BEGIN Supplied material

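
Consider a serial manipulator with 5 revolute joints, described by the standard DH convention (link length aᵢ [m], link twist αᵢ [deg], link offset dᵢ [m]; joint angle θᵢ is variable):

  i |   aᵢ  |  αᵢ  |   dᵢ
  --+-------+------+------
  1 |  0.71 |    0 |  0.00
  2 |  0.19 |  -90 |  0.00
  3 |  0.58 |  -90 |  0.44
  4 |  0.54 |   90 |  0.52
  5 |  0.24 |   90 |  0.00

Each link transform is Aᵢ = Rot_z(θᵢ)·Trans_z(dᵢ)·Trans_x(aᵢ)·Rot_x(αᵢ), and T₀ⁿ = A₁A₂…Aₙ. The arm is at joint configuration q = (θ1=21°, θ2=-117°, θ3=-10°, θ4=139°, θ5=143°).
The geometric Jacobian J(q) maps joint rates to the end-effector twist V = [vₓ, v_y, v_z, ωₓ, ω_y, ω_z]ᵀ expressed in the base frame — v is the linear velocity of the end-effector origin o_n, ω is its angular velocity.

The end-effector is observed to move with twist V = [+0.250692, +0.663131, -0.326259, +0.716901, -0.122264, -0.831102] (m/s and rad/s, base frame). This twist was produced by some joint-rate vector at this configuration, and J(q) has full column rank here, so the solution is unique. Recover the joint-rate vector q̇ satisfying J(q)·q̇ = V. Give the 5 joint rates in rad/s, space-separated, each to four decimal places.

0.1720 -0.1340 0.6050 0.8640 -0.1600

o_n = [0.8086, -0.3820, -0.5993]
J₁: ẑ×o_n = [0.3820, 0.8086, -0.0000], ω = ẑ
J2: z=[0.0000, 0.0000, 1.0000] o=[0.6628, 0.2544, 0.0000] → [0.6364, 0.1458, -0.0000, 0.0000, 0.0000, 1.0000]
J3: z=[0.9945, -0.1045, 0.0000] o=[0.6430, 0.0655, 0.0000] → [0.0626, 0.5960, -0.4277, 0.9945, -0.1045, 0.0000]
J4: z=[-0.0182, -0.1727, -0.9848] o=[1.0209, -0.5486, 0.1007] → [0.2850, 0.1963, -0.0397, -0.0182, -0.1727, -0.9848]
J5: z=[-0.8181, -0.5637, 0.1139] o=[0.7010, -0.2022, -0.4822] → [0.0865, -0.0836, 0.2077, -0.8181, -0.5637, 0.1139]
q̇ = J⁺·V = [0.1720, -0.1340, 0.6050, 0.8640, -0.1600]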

END Supplied material
BEGIN Supplied material

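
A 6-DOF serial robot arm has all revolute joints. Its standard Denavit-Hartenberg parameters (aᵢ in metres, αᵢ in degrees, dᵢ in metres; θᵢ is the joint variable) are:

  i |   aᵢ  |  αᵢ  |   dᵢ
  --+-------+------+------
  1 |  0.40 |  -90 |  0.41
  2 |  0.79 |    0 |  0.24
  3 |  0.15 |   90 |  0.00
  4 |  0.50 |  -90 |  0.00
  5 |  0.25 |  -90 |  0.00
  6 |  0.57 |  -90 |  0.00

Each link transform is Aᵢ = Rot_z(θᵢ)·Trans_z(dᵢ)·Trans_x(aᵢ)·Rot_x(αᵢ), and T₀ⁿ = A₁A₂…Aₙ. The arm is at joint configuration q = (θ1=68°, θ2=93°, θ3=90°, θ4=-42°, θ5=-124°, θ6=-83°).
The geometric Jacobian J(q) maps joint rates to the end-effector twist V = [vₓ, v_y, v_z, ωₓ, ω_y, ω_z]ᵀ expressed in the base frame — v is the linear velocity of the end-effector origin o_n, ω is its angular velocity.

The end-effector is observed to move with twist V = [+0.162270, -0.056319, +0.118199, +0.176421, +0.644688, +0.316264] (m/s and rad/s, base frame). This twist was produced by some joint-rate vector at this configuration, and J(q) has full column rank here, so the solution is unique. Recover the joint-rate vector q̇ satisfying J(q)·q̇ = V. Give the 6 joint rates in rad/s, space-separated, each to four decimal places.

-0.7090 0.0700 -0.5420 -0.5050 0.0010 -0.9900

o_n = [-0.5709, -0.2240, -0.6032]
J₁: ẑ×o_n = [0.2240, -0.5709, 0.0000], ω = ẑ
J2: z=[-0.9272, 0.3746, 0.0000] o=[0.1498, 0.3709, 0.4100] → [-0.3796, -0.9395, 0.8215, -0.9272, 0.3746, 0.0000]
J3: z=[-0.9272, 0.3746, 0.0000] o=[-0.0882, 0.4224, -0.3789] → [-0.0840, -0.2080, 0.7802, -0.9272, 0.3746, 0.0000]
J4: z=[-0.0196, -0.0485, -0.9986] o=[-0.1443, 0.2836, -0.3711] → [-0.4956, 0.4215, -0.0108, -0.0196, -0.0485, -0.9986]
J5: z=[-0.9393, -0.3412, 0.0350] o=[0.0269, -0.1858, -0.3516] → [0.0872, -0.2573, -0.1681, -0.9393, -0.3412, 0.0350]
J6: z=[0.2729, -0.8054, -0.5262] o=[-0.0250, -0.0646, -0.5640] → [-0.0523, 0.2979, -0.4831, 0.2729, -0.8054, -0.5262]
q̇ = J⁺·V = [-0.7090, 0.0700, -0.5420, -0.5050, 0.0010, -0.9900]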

END Supplied material

Tally the lines of the data that contain the string "transform" and report the total alone.

2